━━━ Entries supplied

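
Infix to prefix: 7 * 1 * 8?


left-to-right (same/higher precedence on left): tree is (* (* 7 1) 8)
Prefix: * * 7 1 8


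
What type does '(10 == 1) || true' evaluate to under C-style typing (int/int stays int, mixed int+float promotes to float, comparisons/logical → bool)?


Operand types: bool || bool
Rule: logical operators take bool operands and yield bool
Result type: bool


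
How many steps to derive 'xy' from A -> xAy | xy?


Derivation: A => xy
Steps: 1


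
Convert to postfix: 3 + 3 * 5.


* has higher precedence, evaluate 3*5 first
Postfix: 3 3 5 * +


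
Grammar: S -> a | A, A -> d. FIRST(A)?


Per alternative of A: FIRST(d) = {d}
FIRST(A) = {d}


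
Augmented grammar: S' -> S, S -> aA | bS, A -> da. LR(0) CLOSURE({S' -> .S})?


Start: S' -> .S
For each item with dot before a nonterminal B, add B -> .γ for every B-production
Closure: [S' -> .S, S -> .aA, S -> .bS]


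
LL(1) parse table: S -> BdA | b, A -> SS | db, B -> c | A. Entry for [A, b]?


For [A, b]: 'b' ∈ FIRST(SS)
Entry: A -> SS


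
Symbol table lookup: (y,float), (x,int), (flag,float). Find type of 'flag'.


Lookup 'flag' → type float


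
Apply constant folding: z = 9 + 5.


9 + 5 = 14 at compile time
Optimized: z = 14


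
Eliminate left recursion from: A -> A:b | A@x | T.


Left-recursive alternatives: A:b, A@x; non-recursive: T
Introduce A': A -> TA', A' -> :bA' | @xA' | ε


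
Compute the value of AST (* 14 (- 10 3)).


Evaluate inner: (- 10 3) = 7
Evaluate root: (* 14 7) = 98
Result: 98


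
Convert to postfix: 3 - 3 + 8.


Left to right (same or higher precedence on left)
Postfix: 3 3 - 8 +


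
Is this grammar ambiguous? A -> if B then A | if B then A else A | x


dangling else: 'if B then if B then x else x' parses two ways
Ambiguous


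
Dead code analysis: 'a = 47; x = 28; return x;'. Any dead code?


a is assigned but never read
Dead: 'a = 47'


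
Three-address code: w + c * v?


Break into single-operator statements:
t1 = c * v
t2 = w + t1


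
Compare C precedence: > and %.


'%' is multiplicative (level 10); '>' is relational (level 7)
Higher level binds tighter
'%' has higher precedence than '>'


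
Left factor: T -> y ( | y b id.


Common prefix: 'y'
Factored: T -> y T', T' -> ( | b id


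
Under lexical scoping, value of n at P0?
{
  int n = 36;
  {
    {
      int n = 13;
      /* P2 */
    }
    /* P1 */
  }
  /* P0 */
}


n declared in the same block as P0
n = 36


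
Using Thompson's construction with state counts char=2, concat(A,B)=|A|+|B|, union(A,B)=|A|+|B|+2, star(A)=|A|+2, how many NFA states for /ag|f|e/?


Syntax tree has 4 char leaf(s), 2 union(s), 0 star(s)
chars contribute 4×2 = 8; each union adds +2; each star adds +2
Total: 8 + 4 + 0 = 12 states


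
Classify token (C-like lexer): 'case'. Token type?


Pattern: reserved word
Type: KEYWORD


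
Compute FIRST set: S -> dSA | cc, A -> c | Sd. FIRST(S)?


Per alternative of S: FIRST(dSA) = {d}; FIRST(cc) = {c}
FIRST(S) = {c, d}


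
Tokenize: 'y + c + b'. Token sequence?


Scan left to right, longest-match per lexeme
Tokens: ID(y), OP(+), ID(c), OP(+), ID(b)


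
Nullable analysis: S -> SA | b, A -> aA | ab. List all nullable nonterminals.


A nonterminal is nullable iff some alternative derives ε (directly, or every symbol in it is nullable)
Nullable: {}


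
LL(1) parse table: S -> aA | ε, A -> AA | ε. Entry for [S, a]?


For [S, a]: 'a' ∈ FIRST(aA)
Entry: S -> aA


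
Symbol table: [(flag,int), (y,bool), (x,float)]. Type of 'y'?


Lookup 'y' → type bool


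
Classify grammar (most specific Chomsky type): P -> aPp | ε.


Single nonterminal LHS, but a^n p^n is not regular
Classification: Type 2 (Context-Free)


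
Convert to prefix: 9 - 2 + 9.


left-to-right (same/higher precedence on left): tree is (+ (- 9 2) 9)
Prefix: + - 9 2 9


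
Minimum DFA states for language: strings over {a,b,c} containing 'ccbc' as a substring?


KMP-style automaton: 4 progress states + 1 absorbing accept = 5
Minimal DFA: 5 states


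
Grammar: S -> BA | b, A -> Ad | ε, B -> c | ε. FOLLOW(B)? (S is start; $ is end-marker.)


$ ∈ FOLLOW(S). For each A -> αBβ: add FIRST(β)\{ε} to FOLLOW(B); if β nullable, add FOLLOW(A).
FOLLOW(B) = {$, d}


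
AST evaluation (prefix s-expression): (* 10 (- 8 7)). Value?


Evaluate inner: (- 8 7) = 1
Evaluate root: (* 10 1) = 10
Result: 10


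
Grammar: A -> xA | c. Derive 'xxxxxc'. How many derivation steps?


Derivation: A => xA => xxA => xxxA => xxxxA => xxxxxA => xxxxxc
Steps: 6


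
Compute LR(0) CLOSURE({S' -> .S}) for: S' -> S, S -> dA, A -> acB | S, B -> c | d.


Start: S' -> .S
For each item with dot before a nonterminal B, add B -> .γ for every B-production
Closure: [S' -> .S, S -> .dA]


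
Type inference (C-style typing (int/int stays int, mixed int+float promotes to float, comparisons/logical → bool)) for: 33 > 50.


Operand types: int > int
Rule: comparison yields bool
Result type: bool


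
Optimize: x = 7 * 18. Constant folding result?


7 * 18 = 126 at compile time
Optimized: x = 126


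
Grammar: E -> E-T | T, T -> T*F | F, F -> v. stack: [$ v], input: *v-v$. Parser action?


'v' on top is the handle for F -> v
Action: reduce (F -> v)


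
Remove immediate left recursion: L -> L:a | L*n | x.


Left-recursive alternatives: L:a, L*n; non-recursive: x
Introduce L': L -> xL', L' -> :aL' | *nL' | ε


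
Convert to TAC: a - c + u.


Break into single-operator statements:
t1 = a - c
t2 = t1 + u


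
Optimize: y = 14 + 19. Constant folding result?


14 + 19 = 33 at compile time
Optimized: y = 33


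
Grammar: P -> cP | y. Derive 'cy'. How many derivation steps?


Derivation: P => cP => cy
Steps: 2


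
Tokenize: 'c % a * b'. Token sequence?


Scan left to right, longest-match per lexeme
Tokens: ID(c), OP(%), ID(a), OP(*), ID(b)


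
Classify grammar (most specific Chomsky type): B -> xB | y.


Right-linear: every RHS is a terminal or a terminal followed by one nonterminal
Classification: Type 3 (Regular)


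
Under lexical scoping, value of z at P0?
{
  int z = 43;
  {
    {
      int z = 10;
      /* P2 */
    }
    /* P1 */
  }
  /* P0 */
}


z declared in the same block as P0
z = 43


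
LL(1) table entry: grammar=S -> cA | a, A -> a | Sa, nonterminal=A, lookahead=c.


For [A, c]: 'c' ∈ FIRST(Sa)
Entry: A -> Sa


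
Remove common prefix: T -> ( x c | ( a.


Common prefix: '('
Factored: T -> ( T', T' -> x c | a


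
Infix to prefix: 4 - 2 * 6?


'*' binds tighter: tree is (- 4 (* 2 6))
Prefix: - 4 * 2 6


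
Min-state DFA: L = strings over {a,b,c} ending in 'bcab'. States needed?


Track the longest suffix of input matching a prefix of 'bcab': 5 classes (prefixes of length 0..4)
Minimal DFA: 5 states


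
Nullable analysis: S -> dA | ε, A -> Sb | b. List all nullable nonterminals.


A nonterminal is nullable iff some alternative derives ε (directly, or every symbol in it is nullable)
Nullable: {S}


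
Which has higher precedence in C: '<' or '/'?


'/' is multiplicative (level 10); '<' is relational (level 7)
Higher level binds tighter
'/' has higher precedence than '<'


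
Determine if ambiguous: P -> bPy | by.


balanced b^n…y^n: each string has a unique parse
Unambiguous


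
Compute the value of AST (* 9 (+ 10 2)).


Evaluate inner: (+ 10 2) = 12
Evaluate root: (* 9 12) = 108
Result: 108


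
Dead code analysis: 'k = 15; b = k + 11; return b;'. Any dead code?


k is read by b's definition; b is returned
No dead code


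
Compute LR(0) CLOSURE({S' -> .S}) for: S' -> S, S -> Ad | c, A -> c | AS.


Start: S' -> .S
For each item with dot before a nonterminal B, add B -> .γ for every B-production
Closure: [S' -> .S, S -> .Ad, S -> .c, A -> .c, A -> .AS]


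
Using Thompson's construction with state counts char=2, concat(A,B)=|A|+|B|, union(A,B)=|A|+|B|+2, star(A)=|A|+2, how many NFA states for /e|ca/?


Syntax tree has 3 char leaf(s), 1 union(s), 0 star(s)
chars contribute 3×2 = 6; each union adds +2; each star adds +2
Total: 6 + 2 + 0 = 8 states


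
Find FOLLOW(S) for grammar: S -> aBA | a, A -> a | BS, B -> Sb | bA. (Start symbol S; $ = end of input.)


$ ∈ FOLLOW(S). For each A -> αBβ: add FIRST(β)\{ε} to FOLLOW(B); if β nullable, add FOLLOW(A).
FOLLOW(S) = {$, a, b}


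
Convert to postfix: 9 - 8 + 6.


Left to right (same or higher precedence on left)
Postfix: 9 8 - 6 +


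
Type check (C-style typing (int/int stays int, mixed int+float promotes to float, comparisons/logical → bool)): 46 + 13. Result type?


Operand types: int + int
Rule: mixed int/float promotes to float; int/int stays int
Result type: int


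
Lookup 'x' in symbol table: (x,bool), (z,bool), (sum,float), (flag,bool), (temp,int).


Lookup 'x' → type bool


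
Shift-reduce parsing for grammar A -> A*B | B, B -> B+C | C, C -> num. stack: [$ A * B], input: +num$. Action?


'+' can extend B; shift to build B -> B+C
Action: shift


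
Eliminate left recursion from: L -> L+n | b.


Left-recursive alternatives: L+n; non-recursive: b
Introduce L': L -> bL', L' -> +nL' | ε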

━━━━━━

Exercise>
Give back one number only: the count of lines in the entries that hold the string "scoping".

Expected answer>
2